EXERCISE MATERIAL:

==========

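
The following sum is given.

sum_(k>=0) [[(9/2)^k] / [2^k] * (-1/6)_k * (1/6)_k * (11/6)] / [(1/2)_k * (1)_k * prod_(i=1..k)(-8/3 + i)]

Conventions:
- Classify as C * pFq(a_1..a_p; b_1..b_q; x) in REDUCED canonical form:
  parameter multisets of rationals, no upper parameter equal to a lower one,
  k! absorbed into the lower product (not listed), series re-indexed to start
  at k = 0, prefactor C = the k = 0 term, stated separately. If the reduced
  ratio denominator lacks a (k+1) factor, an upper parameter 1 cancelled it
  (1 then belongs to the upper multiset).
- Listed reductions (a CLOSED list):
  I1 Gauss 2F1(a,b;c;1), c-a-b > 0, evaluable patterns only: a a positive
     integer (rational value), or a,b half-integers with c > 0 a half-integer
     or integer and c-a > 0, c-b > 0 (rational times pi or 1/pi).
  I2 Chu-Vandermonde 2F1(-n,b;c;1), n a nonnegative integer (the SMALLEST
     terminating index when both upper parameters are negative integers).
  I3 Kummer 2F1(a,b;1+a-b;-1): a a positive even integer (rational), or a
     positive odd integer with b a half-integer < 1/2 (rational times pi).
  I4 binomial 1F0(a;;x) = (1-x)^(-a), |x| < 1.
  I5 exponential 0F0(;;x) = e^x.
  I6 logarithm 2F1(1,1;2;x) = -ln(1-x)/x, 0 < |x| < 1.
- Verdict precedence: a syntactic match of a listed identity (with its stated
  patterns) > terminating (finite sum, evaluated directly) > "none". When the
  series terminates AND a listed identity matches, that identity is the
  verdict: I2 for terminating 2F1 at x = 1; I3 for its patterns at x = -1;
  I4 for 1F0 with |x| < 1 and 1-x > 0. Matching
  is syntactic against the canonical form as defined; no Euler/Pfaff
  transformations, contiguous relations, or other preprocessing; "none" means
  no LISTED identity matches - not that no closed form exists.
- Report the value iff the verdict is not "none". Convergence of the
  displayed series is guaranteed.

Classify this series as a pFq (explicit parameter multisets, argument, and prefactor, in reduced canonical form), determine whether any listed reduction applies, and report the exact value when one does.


x = 9/4 here; the reduced form reads 2F2, upper {-1/6, 1/6}, lower {-5/3, 1/2}, C = 11/6. Verdict: none - this 2F2 at x = 9/4 matches no listed pattern, and upper {-1/6, 1/6} holds no stopper.

Structural cue: t_0 = 11/6 here, and (1)_k (C = 11/6) is k! itself.
Consecutive-term ratio: r(k) = (9/4) * (k-1/6) (k+1/6) / [(k-5/3) (k+1/2) (k+1)] - rational; roots negated = parameters, x = (9/4), C = 11/6.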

==========

WORK REQUEST: Copy whichever lines above contain the string "with".

ANSWER SPACE:
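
     integer (rational value), or a,b half-integers with c > 0 a half-integer
     positive odd integer with b a half-integer < 1/2 (rational times pi).
- Verdict precedence: a syntactic match of a listed identity (with its stated
  I4 for 1F0 with |x| < 1 and 1-x > 0. Matching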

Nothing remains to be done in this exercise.